> What you have to do
Exactly the line with "Evaluate 3^2 in Z_6." and the lines that follow it, through the closing line of the entries, should be restated, with nothing left out or added.
══ Extracted material
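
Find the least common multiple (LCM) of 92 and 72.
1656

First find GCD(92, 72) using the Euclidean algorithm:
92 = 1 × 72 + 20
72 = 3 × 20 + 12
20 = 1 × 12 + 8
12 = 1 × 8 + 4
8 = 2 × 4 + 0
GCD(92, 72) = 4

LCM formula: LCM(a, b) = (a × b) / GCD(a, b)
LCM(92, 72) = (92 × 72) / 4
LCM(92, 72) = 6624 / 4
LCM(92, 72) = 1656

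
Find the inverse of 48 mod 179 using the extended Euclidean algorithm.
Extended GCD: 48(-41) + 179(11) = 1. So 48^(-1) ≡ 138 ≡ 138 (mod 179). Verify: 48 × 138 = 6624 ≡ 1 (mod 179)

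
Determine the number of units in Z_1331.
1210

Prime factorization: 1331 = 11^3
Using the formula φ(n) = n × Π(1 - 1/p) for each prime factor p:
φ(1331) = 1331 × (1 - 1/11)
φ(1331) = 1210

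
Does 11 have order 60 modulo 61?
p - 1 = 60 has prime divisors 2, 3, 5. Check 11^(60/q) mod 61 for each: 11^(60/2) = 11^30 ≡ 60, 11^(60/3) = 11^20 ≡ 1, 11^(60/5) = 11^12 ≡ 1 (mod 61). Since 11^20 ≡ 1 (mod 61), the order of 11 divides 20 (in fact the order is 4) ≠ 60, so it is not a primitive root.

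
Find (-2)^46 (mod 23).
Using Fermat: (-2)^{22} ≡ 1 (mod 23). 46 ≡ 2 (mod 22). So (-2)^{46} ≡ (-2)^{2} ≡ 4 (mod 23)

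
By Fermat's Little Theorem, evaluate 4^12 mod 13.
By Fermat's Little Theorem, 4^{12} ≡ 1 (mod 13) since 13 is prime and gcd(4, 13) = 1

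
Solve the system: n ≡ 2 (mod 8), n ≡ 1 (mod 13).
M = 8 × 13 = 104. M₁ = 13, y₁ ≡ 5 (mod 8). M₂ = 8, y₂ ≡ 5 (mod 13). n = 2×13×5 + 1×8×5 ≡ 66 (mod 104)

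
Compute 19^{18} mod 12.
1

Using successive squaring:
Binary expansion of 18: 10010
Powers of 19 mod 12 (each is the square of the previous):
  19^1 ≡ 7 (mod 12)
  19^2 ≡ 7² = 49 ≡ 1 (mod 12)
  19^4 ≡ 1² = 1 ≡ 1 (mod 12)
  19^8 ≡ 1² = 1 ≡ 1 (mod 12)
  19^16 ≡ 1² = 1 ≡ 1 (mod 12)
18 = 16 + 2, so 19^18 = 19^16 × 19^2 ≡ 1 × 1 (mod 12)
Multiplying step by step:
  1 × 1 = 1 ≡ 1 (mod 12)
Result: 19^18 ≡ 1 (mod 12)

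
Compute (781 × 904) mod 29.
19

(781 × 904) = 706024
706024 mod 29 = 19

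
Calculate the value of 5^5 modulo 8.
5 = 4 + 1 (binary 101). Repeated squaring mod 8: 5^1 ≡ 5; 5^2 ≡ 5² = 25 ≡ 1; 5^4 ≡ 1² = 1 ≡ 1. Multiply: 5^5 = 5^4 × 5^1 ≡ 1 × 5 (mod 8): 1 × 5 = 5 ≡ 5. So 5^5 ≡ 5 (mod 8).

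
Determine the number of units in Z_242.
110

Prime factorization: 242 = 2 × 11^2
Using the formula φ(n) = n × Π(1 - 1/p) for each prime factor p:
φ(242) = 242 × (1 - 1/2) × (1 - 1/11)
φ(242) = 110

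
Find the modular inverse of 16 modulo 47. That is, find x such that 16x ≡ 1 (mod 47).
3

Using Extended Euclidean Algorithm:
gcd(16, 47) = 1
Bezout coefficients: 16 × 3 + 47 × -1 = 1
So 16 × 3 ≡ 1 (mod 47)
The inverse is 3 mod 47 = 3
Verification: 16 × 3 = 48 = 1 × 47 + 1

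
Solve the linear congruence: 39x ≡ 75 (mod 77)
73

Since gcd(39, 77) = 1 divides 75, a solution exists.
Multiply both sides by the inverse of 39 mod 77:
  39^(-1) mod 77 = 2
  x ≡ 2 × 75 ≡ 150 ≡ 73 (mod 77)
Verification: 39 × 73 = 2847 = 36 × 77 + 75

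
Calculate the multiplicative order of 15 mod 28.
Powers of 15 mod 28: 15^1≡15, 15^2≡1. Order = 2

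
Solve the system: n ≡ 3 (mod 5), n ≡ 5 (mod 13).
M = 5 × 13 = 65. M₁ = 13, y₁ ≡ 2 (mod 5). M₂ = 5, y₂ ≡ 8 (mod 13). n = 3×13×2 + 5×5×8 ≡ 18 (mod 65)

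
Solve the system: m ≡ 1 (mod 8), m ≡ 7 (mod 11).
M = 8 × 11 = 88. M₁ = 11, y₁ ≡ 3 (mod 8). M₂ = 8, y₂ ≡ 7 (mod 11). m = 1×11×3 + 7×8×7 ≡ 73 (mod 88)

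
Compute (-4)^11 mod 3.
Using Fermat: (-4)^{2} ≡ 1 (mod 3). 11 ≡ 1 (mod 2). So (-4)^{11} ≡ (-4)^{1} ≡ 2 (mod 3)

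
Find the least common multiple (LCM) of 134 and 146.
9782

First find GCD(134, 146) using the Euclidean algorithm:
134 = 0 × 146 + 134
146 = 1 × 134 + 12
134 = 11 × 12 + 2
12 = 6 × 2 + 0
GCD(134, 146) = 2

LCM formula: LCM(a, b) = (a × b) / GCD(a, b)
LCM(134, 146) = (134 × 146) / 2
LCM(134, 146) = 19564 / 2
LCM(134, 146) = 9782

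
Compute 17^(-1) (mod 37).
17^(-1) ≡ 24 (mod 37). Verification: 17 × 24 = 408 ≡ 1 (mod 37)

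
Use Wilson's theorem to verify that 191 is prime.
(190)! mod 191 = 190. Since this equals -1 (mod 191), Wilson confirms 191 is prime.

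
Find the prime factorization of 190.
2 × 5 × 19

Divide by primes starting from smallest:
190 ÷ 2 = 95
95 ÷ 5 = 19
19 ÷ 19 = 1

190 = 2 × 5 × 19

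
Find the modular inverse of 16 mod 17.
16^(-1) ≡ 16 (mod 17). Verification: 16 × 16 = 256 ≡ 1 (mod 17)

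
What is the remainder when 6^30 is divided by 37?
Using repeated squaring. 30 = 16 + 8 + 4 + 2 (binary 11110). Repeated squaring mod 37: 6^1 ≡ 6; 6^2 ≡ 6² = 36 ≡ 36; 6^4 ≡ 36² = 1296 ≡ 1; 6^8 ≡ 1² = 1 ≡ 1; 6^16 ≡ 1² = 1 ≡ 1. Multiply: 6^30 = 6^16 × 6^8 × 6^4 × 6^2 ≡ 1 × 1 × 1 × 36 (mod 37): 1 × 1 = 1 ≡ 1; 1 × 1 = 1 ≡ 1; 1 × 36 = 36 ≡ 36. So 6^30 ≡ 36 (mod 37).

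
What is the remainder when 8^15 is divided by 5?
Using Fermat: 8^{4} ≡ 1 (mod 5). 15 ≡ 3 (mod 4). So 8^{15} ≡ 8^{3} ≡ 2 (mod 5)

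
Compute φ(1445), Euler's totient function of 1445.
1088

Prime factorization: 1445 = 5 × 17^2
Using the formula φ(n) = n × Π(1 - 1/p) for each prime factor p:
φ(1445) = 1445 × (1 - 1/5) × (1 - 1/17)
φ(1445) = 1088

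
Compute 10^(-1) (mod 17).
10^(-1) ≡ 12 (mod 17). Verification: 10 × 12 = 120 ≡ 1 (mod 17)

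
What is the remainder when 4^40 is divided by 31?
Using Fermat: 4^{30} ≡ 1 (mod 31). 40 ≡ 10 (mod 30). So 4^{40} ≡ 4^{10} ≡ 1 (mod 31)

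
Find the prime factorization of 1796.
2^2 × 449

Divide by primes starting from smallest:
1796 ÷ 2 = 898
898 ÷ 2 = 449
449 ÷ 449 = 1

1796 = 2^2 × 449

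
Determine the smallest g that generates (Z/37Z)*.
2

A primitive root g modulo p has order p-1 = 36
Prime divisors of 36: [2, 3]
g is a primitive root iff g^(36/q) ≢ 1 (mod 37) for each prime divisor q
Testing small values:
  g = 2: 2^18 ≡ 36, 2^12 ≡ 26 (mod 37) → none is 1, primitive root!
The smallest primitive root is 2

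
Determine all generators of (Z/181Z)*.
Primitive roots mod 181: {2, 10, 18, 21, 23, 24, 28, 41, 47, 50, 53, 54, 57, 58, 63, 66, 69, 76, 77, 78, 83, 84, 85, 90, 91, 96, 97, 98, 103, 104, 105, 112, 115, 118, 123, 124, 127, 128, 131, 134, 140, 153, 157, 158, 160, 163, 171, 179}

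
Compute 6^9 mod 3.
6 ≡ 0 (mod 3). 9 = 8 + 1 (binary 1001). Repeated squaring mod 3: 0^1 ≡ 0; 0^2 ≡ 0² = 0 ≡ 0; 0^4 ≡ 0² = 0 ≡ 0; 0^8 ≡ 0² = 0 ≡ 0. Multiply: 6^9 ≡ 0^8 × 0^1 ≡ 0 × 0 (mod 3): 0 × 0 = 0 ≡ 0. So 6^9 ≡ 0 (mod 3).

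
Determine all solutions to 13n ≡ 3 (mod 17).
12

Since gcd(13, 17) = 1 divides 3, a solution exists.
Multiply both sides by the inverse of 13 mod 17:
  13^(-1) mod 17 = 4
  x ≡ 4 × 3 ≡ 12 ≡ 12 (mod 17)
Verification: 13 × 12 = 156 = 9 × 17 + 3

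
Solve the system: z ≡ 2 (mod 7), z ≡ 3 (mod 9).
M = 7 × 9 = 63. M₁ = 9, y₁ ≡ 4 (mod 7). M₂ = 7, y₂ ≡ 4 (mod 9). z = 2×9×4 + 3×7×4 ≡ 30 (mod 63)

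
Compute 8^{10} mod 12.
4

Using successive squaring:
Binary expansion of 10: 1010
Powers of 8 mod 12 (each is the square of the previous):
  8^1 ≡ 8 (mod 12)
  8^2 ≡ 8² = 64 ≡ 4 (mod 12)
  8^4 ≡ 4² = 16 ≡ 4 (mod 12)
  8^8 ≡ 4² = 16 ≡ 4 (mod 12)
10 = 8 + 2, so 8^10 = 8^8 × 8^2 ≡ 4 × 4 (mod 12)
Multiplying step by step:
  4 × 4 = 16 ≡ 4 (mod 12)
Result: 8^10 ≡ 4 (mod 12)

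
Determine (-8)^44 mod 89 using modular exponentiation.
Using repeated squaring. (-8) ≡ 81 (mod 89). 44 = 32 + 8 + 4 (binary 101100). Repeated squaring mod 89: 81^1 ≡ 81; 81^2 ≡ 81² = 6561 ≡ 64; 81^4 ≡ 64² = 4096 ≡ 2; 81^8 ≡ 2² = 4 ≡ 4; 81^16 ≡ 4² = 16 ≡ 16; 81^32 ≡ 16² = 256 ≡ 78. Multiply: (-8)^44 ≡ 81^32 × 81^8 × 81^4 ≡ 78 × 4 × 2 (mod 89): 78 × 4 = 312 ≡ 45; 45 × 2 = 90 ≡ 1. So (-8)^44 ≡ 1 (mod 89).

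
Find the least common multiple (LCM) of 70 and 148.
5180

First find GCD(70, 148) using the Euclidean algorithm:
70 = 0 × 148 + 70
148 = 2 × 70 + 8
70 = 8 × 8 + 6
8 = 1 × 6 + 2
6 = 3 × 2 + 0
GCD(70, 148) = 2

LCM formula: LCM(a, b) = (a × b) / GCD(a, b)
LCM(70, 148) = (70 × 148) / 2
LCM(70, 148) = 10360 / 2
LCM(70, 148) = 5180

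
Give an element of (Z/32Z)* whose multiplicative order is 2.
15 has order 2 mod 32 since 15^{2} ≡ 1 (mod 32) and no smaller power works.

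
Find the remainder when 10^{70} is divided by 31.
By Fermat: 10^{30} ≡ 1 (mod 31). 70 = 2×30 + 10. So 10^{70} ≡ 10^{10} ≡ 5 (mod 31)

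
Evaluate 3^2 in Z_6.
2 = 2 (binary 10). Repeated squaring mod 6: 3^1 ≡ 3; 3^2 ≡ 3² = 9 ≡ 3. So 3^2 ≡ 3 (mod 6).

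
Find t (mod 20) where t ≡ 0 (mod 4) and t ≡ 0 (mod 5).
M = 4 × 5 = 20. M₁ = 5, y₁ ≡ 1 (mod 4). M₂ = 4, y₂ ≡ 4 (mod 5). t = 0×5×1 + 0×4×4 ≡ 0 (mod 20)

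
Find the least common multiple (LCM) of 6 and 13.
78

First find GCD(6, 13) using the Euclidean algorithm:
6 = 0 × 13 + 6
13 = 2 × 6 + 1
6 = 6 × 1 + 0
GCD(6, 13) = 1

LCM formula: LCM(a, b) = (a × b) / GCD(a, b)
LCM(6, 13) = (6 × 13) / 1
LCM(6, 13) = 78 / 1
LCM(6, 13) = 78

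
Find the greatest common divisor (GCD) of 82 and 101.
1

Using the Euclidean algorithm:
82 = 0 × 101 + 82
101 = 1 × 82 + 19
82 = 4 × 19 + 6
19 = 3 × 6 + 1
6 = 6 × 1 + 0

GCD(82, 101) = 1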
════
> Response
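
Evaluate 3^2 in Z_6.
2 = 2 (binary 10). Repeated squaring mod 6: 3^1 ≡ 3; 3^2 ≡ 3² = 9 ≡ 3. So 3^2 ≡ 3 (mod 6).

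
Find t (mod 20) where t ≡ 0 (mod 4) and t ≡ 0 (mod 5).
M = 4 × 5 = 20. M₁ = 5, y₁ ≡ 1 (mod 4). M₂ = 4, y₂ ≡ 4 (mod 5). t = 0×5×1 + 0×4×4 ≡ 0 (mod 20)

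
Find the least common multiple (LCM) of 6 and 13.
78

First find GCD(6, 13) using the Euclidean algorithm:
6 = 0 × 13 + 6
13 = 2 × 6 + 1
6 = 6 × 1 + 0
GCD(6, 13) = 1

LCM formula: LCM(a, b) = (a × b) / GCD(a, b)
LCM(6, 13) = (6 × 13) / 1
LCM(6, 13) = 78 / 1
LCM(6, 13) = 78

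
Find the greatest common divisor (GCD) of 82 and 101.
1

Using the Euclidean algorithm:
82 = 0 × 101 + 82
101 = 1 × 82 + 19
82 = 4 × 19 + 6
19 = 3 × 6 + 1
6 = 6 × 1 + 0

GCD(82, 101) = 1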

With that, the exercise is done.